The lines to copy are those in the records below that hold the word "Lakeway".

* * *

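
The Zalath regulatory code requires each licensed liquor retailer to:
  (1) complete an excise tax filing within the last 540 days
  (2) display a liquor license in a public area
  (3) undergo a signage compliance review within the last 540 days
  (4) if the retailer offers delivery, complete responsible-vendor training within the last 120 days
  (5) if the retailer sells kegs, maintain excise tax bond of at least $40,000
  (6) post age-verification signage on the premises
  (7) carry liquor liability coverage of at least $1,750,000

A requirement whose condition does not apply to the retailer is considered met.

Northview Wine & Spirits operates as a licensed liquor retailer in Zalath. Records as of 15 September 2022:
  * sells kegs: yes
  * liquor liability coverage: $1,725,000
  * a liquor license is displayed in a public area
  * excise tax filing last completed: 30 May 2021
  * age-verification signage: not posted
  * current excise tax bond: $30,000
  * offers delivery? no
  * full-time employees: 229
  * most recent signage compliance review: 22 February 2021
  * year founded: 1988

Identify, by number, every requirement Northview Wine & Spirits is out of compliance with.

1. excise tax filing 473 days ago vs limit 540 → met
2. liquor license present → met
3. signage compliance review 570 days ago vs limit 540 → not met
4. condition 'offers delivery' does not hold → requirement n/a → met
5. condition 'sells kegs' holds; excise tax bond $30,000 < $40,000 → not met
6. age-verification signage absent → not met
7. liquor liability coverage $1,725,000 < $1,750,000 → not met
Not met: 3, 5, 6, 7

3, 5, 6, 7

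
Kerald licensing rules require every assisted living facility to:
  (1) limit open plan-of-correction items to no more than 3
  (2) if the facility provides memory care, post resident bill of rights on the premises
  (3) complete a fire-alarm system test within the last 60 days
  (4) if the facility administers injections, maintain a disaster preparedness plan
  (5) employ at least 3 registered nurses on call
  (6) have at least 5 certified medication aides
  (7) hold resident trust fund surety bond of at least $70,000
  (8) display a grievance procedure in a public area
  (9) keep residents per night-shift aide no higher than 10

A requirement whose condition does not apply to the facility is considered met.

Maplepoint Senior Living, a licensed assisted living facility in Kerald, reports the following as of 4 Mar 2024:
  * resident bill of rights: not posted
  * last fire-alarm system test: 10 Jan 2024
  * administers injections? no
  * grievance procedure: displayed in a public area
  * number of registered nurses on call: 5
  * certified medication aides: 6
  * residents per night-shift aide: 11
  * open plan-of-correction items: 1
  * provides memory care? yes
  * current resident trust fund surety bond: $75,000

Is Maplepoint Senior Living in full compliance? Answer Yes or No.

No

1. open plan-of-correction items 1 ≤ 3 → met
2. condition 'provides memory care' holds; resident bill of rights absent → not met
3. fire-alarm system test 54 days ago vs limit 60 → met
4. condition 'administers injections' does not hold → requirement n/a → met
5. registered nurses on call 5 ≥ 3 → met
6. certified medication aides 6 ≥ 5 → met
7. resident trust fund surety bond $75,000 ≥ $70,000 → met
8. grievance procedure present → met
9. residents per night-shift aide 11 > 10 → not met
Not met: 2, 9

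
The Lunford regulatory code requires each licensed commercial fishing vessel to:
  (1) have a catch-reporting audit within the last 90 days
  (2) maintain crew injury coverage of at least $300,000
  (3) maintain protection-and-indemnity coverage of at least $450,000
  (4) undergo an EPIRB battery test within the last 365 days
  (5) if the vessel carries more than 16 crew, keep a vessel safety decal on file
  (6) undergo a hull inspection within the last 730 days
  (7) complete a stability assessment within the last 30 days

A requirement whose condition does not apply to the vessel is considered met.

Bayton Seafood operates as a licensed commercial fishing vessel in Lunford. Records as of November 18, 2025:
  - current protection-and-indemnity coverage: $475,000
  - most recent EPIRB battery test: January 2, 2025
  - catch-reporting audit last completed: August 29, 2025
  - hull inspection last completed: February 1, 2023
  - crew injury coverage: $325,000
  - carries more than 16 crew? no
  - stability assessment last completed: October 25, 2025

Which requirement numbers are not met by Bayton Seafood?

1. catch-reporting audit 81 days ago vs limit 90 → met
2. crew injury coverage $325,000 ≥ $300,000 → met
3. protection-and-indemnity coverage $475,000 ≥ $450,000 → met
4. EPIRB battery test 320 days ago vs limit 365 → met
5. condition 'carries more than 16 crew' does not hold → requirement n/a → met
6. hull inspection 1021 days ago vs limit 730 → not met
7. stability assessment 24 days ago vs limit 30 → met
Not met: 6

6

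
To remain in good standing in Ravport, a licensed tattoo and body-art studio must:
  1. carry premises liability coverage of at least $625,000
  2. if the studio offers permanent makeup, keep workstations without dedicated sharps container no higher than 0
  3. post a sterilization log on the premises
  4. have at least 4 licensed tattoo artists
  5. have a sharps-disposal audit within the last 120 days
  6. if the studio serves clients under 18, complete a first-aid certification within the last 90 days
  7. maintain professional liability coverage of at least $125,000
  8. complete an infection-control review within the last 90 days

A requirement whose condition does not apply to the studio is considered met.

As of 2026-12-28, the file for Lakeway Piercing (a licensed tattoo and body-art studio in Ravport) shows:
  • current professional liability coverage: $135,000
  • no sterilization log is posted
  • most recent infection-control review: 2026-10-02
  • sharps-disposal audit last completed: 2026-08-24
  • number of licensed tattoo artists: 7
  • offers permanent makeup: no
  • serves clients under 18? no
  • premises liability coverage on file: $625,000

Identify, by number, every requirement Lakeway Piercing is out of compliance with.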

* * *

### EXPECTED ANSWER:
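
As of 2026-12-28, the file for Lakeway Piercing (a licensed tattoo and body-art studio in Ravport) shows:
Identify, by number, every requirement Lakeway Piercing is out of compliance with.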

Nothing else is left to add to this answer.